** Task details **
Restate each record word for word, from the first to the last.

[Data entries]
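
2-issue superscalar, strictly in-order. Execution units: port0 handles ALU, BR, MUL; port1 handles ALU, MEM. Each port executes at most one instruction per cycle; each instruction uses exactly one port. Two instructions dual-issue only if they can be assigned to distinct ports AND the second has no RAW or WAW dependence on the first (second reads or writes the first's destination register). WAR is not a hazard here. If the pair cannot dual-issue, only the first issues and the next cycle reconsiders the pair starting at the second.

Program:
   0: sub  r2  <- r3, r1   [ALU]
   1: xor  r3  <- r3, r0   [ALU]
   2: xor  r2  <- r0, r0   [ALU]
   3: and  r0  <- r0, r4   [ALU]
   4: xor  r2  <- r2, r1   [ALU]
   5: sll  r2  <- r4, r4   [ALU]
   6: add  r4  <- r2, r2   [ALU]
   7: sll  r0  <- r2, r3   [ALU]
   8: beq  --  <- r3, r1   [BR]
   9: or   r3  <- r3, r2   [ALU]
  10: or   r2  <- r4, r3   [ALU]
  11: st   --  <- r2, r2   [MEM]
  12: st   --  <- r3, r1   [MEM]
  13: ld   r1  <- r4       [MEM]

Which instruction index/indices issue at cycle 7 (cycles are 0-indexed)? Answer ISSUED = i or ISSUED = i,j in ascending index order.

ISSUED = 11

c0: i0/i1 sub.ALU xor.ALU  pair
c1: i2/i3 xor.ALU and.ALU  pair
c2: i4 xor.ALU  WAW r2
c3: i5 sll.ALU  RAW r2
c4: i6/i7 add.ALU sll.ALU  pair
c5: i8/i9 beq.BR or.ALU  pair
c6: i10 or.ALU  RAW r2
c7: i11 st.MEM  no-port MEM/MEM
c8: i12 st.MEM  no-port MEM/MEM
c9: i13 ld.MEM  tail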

** Answer below **
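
2-issue superscalar, strictly in-order. Execution units: port0 handles ALU, BR, MUL; port1 handles ALU, MEM. Each port executes at most one instruction per cycle; each instruction uses exactly one port. Two instructions dual-issue only if they can be assigned to distinct ports AND the second has no RAW or WAW dependence on the first (second reads or writes the first's destination register). WAR is not a hazard here. If the pair cannot dual-issue, only the first issues and the next cycle reconsiders the pair starting at the second.

Program:
   0: sub  r2  <- r3, r1   [ALU]
   1: xor  r3  <- r3, r0   [ALU]
   2: xor  r2  <- r0, r0   [ALU]
   3: and  r0  <- r0, r4   [ALU]
   4: xor  r2  <- r2, r1   [ALU]
   5: sll  r2  <- r4, r4   [ALU]
   6: add  r4  <- r2, r2   [ALU]
   7: sll  r0  <- r2, r3   [ALU]
   8: beq  --  <- r3, r1   [BR]
   9: or   r3  <- r3, r2   [ALU]
  10: or   r2  <- r4, r3   [ALU]
  11: st   --  <- r2, r2   [MEM]
  12: st   --  <- r3, r1   [MEM]
  13: ld   r1  <- r4       [MEM]

Which instruction index/indices issue at cycle 7 (cycles are 0-indexed)? Answer ISSUED = i or ISSUED = i,j in ascending index order.

ISSUED = 11

c0: i0/i1 sub.ALU xor.ALU  pair
c1: i2/i3 xor.ALU and.ALU  pair
c2: i4 xor.ALU  WAW r2
c3: i5 sll.ALU  RAW r2
c4: i6/i7 add.ALU sll.ALU  pair
c5: i8/i9 beq.BR or.ALU  pair
c6: i10 or.ALU  RAW r2
c7: i11 st.MEM  no-port MEM/MEM
c8: i12 st.MEM  no-port MEM/MEM
c9: i13 ld.MEM  tail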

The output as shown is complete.